* _Your assignment_
Restate the records below word for word, leaving nothing out.

----

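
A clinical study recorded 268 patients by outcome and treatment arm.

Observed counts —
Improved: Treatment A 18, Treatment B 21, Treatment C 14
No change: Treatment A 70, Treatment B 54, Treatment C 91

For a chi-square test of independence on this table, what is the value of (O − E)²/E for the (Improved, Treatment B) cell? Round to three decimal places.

Row total (Improved) = 53; column total (Treatment B) = 75; N = 268.
Expected count E = 53 × 75 / 268 = 14.8321.
Contribution = (O − E)²/E = (21 − 14.8321)² / 14.8321 = 2.565.

2.565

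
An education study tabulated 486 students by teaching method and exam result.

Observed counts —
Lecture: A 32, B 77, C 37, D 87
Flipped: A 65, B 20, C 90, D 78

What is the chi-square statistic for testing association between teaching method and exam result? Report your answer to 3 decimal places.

66.620

Row totals: 233, 253. Column totals: 97, 97, 127, 165. Grand total N = 486.
Expected counts (row total × column total / N):
  Lecture, A: 233×97/486 = 46.5041
  Lecture, B: 233×97/486 = 46.5041
  Lecture, C: 233×127/486 = 60.8868
  Lecture, D: 233×165/486 = 79.1049
  Flipped, A: 253×97/486 = 50.4959
  Flipped, B: 253×97/486 = 50.4959
  Flipped, C: 253×127/486 = 66.1132
  Flipped, D: 253×165/486 = 85.8951
Contributions (O − E)²/E:
  (32 − 46.5041)²/46.5041 = 4.5237
  (77 − 46.5041)²/46.5041 = 19.9982
  (37 − 60.8868)²/60.8868 = 9.3711
  (87 − 79.1049)²/79.1049 = 0.7880
  (65 − 50.4959)²/50.4959 = 4.1661
  (20 − 50.4959)²/50.4959 = 18.4173
  (90 − 66.1132)²/66.1132 = 8.6303
  (78 − 85.8951)²/85.8951 = 0.7257
χ² = 4.5237 + 19.9982 + 9.3711 + 0.7880 + 4.1661 + 18.4173 + 8.6303 + 0.7257 = 66.620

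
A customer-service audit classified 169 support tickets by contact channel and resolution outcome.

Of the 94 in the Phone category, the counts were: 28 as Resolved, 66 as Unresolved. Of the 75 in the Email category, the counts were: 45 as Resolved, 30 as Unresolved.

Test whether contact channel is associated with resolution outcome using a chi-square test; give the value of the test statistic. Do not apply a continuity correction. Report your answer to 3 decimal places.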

----

* _Result_
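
A clinical study recorded 268 patients by outcome and treatment arm.

Observed counts —
Improved: Treatment A 18, Treatment B 21, Treatment C 14
No change: Treatment A 70, Treatment B 54, Treatment C 91

For a chi-square test of independence on this table, what is the value of (O − E)²/E for the (Improved, Treatment B) cell? Round to three decimal places.

Row total (Improved) = 53; column total (Treatment B) = 75; N = 268.
Expected count E = 53 × 75 / 268 = 14.8321.
Contribution = (O − E)²/E = (21 − 14.8321)² / 14.8321 = 2.565.

2.565

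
An education study tabulated 486 students by teaching method and exam result.

Observed counts —
Lecture: A 32, B 77, C 37, D 87
Flipped: A 65, B 20, C 90, D 78

What is the chi-square statistic for testing association between teaching method and exam result? Report your answer to 3 decimal places.

66.620

Row totals: 233, 253. Column totals: 97, 97, 127, 165. Grand total N = 486.
Expected counts (row total × column total / N):
  Lecture, A: 233×97/486 = 46.5041
  Lecture, B: 233×97/486 = 46.5041
  Lecture, C: 233×127/486 = 60.8868
  Lecture, D: 233×165/486 = 79.1049
  Flipped, A: 253×97/486 = 50.4959
  Flipped, B: 253×97/486 = 50.4959
  Flipped, C: 253×127/486 = 66.1132
  Flipped, D: 253×165/486 = 85.8951
Contributions (O − E)²/E:
  (32 − 46.5041)²/46.5041 = 4.5237
  (77 − 46.5041)²/46.5041 = 19.9982
  (37 − 60.8868)²/60.8868 = 9.3711
  (87 − 79.1049)²/79.1049 = 0.7880
  (65 − 50.4959)²/50.4959 = 4.1661
  (20 − 50.4959)²/50.4959 = 18.4173
  (90 − 66.1132)²/66.1132 = 8.6303
  (78 − 85.8951)²/85.8951 = 0.7257
χ² = 4.5237 + 19.9982 + 9.3711 + 0.7880 + 4.1661 + 18.4173 + 8.6303 + 0.7257 = 66.620

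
A customer-service audit classified 169 support tickets by contact channel and resolution outcome.

Of the 94 in the Phone category, the counts were: 28 as Resolved, 66 as Unresolved. Of the 75 in the Email category, the counts were: 45 as Resolved, 30 as Unresolved.

Test whether contact channel is associated with resolution outcome using a chi-square test; give the value of the test statistic. Do not apply a continuity correction. Report your answer to 3 decimal places.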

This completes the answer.